*Dataset entries*.

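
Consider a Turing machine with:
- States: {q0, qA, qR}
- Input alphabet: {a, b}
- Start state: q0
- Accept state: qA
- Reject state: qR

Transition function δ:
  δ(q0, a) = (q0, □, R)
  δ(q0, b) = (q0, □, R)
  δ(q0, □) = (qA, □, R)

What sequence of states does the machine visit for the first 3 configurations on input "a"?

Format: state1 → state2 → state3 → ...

Execution trace:
Initial: [q0]a
Step 1: δ(q0, a) = (q0, □, R) → □[q0]□
Step 2: δ(q0, □) = (qA, □, R) → □□[qA]□

The machine reaches the accept state qA and halts.

State sequence: q0 → q0 → qA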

*Brief*. Transcribe the entire listing. Leave every word as it is.

*Solution to the problem*.
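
Consider a Turing machine with:
- States: {q0, qA, qR}
- Input alphabet: {a, b}
- Start state: q0
- Accept state: qA
- Reject state: qR

Transition function δ:
  δ(q0, a) = (q0, □, R)
  δ(q0, b) = (q0, □, R)
  δ(q0, □) = (qA, □, R)

What sequence of states does the machine visit for the first 3 configurations on input "a"?

Format: state1 → state2 → state3 → ...

Execution trace:
Initial: [q0]a
Step 1: δ(q0, a) = (q0, □, R) → □[q0]□
Step 2: δ(q0, □) = (qA, □, R) → □□[qA]□

The machine reaches the accept state qA and halts.

State sequence: q0 → q0 → qA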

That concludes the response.